* [WORK TASK] Copy every line that contains the string "equals" from the entries below.

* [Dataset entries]
::::
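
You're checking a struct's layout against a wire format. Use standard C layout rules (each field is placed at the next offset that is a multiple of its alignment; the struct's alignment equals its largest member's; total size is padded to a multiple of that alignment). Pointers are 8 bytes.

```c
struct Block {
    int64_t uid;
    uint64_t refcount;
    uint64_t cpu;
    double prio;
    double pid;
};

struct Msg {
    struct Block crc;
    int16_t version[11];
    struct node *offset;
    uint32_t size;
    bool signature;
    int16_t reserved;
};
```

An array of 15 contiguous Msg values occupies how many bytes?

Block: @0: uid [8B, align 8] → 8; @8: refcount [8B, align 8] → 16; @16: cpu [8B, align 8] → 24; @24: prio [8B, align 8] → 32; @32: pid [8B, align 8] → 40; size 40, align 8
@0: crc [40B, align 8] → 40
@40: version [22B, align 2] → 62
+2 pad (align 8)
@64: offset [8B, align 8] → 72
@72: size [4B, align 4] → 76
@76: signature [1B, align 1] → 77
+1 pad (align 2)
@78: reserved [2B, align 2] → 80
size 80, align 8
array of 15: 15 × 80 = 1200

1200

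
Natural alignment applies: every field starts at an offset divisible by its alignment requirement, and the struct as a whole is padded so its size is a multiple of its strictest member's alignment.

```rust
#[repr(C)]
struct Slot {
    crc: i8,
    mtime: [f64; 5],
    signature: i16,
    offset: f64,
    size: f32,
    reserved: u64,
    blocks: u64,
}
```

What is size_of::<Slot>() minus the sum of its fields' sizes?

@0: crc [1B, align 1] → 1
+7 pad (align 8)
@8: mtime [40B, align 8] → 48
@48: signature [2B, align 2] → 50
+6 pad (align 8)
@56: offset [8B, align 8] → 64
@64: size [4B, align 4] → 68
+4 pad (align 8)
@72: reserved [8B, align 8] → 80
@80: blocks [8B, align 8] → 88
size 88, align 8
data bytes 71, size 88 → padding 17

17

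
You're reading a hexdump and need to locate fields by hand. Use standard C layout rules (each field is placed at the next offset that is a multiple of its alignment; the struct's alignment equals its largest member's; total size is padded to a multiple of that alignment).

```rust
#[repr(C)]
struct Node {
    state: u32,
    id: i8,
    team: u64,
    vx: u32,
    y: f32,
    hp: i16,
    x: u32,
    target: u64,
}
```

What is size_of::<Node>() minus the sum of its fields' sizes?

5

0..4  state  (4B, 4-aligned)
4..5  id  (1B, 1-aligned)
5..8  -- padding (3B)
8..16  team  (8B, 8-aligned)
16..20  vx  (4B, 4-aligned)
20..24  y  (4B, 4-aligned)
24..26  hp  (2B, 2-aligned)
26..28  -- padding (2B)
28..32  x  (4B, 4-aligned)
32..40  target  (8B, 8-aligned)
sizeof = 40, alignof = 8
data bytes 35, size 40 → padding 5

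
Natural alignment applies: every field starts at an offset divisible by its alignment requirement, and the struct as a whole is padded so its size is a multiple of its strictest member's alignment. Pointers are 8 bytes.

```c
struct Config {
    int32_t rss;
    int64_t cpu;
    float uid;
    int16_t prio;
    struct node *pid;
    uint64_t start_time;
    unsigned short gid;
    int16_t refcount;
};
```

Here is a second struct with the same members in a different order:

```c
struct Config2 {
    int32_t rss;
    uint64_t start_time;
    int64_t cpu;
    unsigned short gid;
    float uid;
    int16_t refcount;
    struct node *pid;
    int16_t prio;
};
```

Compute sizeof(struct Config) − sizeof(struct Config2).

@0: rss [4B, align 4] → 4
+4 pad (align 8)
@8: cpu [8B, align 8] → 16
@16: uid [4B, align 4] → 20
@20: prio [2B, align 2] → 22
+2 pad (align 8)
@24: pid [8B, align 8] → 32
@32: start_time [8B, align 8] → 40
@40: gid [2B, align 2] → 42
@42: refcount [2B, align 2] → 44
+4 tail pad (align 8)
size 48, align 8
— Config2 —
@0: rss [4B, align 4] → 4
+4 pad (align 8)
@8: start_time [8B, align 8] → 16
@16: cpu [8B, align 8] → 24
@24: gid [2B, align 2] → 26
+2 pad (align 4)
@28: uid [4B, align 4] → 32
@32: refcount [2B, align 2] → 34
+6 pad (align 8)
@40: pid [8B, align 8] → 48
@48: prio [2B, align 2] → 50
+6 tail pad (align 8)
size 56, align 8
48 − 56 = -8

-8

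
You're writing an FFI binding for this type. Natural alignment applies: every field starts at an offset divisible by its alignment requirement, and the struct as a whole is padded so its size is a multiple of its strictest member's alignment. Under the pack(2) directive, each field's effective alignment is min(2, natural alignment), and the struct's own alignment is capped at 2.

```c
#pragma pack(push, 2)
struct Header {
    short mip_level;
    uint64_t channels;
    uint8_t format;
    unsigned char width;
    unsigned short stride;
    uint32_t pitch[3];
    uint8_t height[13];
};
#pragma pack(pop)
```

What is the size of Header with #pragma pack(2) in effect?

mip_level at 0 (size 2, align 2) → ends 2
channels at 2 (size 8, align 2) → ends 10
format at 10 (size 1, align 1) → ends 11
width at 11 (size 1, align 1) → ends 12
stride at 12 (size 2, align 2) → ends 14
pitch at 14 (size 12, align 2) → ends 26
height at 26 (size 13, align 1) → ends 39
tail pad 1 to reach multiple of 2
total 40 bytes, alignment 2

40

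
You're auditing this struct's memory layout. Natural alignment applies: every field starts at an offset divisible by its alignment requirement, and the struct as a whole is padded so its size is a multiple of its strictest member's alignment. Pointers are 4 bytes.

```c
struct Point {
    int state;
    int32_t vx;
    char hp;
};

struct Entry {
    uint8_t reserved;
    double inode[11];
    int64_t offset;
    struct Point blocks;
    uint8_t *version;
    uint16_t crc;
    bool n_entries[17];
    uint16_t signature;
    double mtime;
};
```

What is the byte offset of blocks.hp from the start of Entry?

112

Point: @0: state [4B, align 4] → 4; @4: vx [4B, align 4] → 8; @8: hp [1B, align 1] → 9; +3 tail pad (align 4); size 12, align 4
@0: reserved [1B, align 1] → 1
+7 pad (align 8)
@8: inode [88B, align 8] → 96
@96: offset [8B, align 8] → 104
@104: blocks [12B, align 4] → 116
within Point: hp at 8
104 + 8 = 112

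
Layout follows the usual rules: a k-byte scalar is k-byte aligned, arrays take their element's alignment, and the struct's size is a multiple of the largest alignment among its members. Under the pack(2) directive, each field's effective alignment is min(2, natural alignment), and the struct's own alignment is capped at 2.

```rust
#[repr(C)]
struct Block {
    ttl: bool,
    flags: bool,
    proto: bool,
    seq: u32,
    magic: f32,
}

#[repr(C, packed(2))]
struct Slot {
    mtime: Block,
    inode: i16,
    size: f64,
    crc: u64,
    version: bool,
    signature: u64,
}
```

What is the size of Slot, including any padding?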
::::
* [REPLY TO THE EXERCISE]
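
You're checking a struct's layout against a wire format. Use standard C layout rules (each field is placed at the next offset that is a multiple of its alignment; the struct's alignment equals its largest member's; total size is padded to a multiple of that alignment). Pointers are 8 bytes.
You're reading a hexdump and need to locate fields by hand. Use standard C layout rules (each field is placed at the next offset that is a multiple of its alignment; the struct's alignment equals its largest member's; total size is padded to a multiple of that alignment).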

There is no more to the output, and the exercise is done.